*** Opening Available data ***
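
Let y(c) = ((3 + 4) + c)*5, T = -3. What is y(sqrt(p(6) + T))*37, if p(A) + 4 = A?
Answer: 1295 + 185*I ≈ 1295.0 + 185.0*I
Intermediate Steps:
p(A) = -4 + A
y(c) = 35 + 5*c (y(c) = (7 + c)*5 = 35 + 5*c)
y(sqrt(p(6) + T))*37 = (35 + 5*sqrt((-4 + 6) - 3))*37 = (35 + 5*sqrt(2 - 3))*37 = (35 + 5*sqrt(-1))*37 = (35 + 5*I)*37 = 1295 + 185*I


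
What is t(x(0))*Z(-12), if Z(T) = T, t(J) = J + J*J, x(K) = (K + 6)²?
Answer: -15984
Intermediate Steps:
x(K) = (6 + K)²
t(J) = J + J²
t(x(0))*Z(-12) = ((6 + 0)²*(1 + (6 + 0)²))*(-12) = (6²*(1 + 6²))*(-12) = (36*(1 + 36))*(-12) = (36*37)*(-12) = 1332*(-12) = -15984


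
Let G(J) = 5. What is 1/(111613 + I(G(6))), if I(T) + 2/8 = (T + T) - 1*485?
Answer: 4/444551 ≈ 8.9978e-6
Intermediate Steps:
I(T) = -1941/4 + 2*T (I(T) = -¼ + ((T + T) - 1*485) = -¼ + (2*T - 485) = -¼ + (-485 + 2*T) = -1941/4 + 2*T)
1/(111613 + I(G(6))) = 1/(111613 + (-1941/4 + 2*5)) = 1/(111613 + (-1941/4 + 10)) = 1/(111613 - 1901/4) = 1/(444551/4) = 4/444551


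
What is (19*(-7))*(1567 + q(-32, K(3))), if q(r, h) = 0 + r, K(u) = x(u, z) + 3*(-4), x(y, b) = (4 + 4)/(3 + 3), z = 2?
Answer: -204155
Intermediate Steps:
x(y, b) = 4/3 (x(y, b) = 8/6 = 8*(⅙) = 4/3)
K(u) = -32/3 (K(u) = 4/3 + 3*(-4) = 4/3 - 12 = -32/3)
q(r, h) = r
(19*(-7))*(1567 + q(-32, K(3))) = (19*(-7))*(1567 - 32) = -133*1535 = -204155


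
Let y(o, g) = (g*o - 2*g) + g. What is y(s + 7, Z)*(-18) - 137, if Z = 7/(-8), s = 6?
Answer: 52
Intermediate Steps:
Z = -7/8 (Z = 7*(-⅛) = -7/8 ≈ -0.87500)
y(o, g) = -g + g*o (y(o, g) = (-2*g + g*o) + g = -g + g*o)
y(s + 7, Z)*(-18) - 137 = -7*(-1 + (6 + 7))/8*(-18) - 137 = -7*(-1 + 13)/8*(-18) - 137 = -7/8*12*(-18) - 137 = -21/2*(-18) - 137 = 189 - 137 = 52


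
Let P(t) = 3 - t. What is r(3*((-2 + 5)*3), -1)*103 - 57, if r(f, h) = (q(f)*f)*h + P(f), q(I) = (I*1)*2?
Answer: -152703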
*** Closing Available data ***
*** Opening Available data ***
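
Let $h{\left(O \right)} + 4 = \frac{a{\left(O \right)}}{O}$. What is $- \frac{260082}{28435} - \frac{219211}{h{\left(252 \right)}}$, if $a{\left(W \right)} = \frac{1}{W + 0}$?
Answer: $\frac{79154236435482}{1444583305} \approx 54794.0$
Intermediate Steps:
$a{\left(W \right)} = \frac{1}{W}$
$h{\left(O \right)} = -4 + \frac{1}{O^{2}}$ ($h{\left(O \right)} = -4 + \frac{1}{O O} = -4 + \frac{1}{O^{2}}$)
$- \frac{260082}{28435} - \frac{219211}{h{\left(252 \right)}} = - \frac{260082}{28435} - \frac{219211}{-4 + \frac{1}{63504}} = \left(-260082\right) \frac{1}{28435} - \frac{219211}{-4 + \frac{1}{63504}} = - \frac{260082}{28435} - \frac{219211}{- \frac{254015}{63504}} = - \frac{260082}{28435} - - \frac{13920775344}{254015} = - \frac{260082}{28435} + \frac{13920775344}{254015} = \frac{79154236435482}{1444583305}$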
*** Closing Available data ***
For each line of the material that contains the word "Answer", make a copy.

### Your solution
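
Answer: 1295 + 185*I ≈ 1295.0 + 185.0*I
Answer: -15984
Answer: 4/444551 ≈ 8.9978e-6
Answer: -204155
Answer: 52
Answer: -152703
Answer: $\frac{79154236435482}{1444583305} \approx 54794.0$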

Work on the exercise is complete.